*** MATERIAL FOR THIS EXERCISE Section Begins ***
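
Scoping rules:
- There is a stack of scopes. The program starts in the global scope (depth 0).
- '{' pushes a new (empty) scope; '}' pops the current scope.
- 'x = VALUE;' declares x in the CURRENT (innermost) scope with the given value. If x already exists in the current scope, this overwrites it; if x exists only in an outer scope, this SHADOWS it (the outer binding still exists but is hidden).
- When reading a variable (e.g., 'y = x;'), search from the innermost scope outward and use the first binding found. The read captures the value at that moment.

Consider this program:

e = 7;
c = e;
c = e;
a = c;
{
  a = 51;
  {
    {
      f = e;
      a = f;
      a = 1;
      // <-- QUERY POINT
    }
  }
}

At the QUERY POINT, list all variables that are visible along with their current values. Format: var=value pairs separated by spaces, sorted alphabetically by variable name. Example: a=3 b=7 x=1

Step 1: declare e=7 at depth 0
Step 2: declare c=(read e)=7 at depth 0
Step 3: declare c=(read e)=7 at depth 0
Step 4: declare a=(read c)=7 at depth 0
Step 5: enter scope (depth=1)
Step 6: declare a=51 at depth 1
Step 7: enter scope (depth=2)
Step 8: enter scope (depth=3)
Step 9: declare f=(read e)=7 at depth 3
Step 10: declare a=(read f)=7 at depth 3
Step 11: declare a=1 at depth 3
Visible at query point: a=1 c=7 e=7 f=7

Answer: a=1 c=7 e=7 f=7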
*** MATERIAL FOR THIS EXERCISE Section Ends ***
■ **HOW TO COMPLETE THIS TASK**
The listing above should be transcribed in full, exactly as written.

■ **PROBLEM SOLUTION**
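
Scoping rules:
- There is a stack of scopes. The program starts in the global scope (depth 0).
- '{' pushes a new (empty) scope; '}' pops the current scope.
- 'x = VALUE;' declares x in the CURRENT (innermost) scope with the given value. If x already exists in the current scope, this overwrites it; if x exists only in an outer scope, this SHADOWS it (the outer binding still exists but is hidden).
- When reading a variable (e.g., 'y = x;'), search from the innermost scope outward and use the first binding found. The read captures the value at that moment.

Consider this program:

e = 7;
c = e;
c = e;
a = c;
{
  a = 51;
  {
    {
      f = e;
      a = f;
      a = 1;
      // <-- QUERY POINT
    }
  }
}

At the QUERY POINT, list all variables that are visible along with their current values. Format: var=value pairs separated by spaces, sorted alphabetically by variable name. Example: a=3 b=7 x=1

Step 1: declare e=7 at depth 0
Step 2: declare c=(read e)=7 at depth 0
Step 3: declare c=(read e)=7 at depth 0
Step 4: declare a=(read c)=7 at depth 0
Step 5: enter scope (depth=1)
Step 6: declare a=51 at depth 1
Step 7: enter scope (depth=2)
Step 8: enter scope (depth=3)
Step 9: declare f=(read e)=7 at depth 3
Step 10: declare a=(read f)=7 at depth 3
Step 11: declare a=1 at depth 3
Visible at query point: a=1 c=7 e=7 f=7

Answer: a=1 c=7 e=7 f=7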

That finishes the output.